[[ INPUT open ]]

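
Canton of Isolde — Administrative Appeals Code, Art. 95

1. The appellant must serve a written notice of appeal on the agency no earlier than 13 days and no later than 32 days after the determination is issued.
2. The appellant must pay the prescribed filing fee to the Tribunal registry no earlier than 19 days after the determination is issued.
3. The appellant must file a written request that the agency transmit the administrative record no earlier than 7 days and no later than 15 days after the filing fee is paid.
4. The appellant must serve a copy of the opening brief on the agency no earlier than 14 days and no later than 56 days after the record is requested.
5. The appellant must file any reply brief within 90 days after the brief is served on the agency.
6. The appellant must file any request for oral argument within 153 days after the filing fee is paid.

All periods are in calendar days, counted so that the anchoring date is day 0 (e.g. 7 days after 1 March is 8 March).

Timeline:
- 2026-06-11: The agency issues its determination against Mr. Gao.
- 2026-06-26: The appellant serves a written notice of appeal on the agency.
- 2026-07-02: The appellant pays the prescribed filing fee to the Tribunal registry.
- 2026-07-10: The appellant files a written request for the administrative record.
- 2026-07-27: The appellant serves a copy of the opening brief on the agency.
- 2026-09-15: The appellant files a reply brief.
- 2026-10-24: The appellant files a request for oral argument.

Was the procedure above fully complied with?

Yes

Step 1: the window is 13–32 days after 2026-06-11 (when the determination is issued), so 2026-06-24 through 2026-07-13; 2026-06-26 falls inside that range.
Step 2: the earliest permitted date is 19 days after 2026-06-11 (when the determination is issued), i.e. 2026-06-30; done 2026-07-02 — permitted.
Step 3: the window is 7–15 days after 2026-07-02 (when the filing fee is paid), so 2026-07-09 through 2026-07-17; done 2026-07-10 — within the window.
Step 4: the window is 14–56 days after 2026-07-10 (when the record is requested), so 2026-07-24 through 2026-09-04; 2026-07-27 falls inside that range.
Step 5: 90 days after 2026-07-27 (when the brief is served on the agency) is 2026-10-25; completed 2026-09-15, before the deadline.
Step 6: 153 days after 2026-07-02 (when the filing fee is paid) is 2026-12-02; completed 2026-10-24, before the deadline.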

[[ INPUT closed ]]

THE TASK
Counting the line that contains "- 2026-07-10: The" as the first, copy exactly every line through the end of the records, and nothing else.

SOLUTION BELOW
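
- 2026-07-10: The appellant files a written request for the administrative record.
- 2026-07-27: The appellant serves a copy of the opening brief on the agency.
- 2026-09-15: The appellant files a reply brief.
- 2026-10-24: The appellant files a request for oral argument.

Was the procedure above fully complied with?

Yes

Step 1: the window is 13–32 days after 2026-06-11 (when the determination is issued), so 2026-06-24 through 2026-07-13; 2026-06-26 falls inside that range.
Step 2: the earliest permitted date is 19 days after 2026-06-11 (when the determination is issued), i.e. 2026-06-30; done 2026-07-02 — permitted.
Step 3: the window is 7–15 days after 2026-07-02 (when the filing fee is paid), so 2026-07-09 through 2026-07-17; done 2026-07-10 — within the window.
Step 4: the window is 14–56 days after 2026-07-10 (when the record is requested), so 2026-07-24 through 2026-09-04; 2026-07-27 falls inside that range.
Step 5: 90 days after 2026-07-27 (when the brief is served on the agency) is 2026-10-25; completed 2026-09-15, before the deadline.
Step 6: 153 days after 2026-07-02 (when the filing fee is paid) is 2026-12-02; completed 2026-10-24, before the deadline.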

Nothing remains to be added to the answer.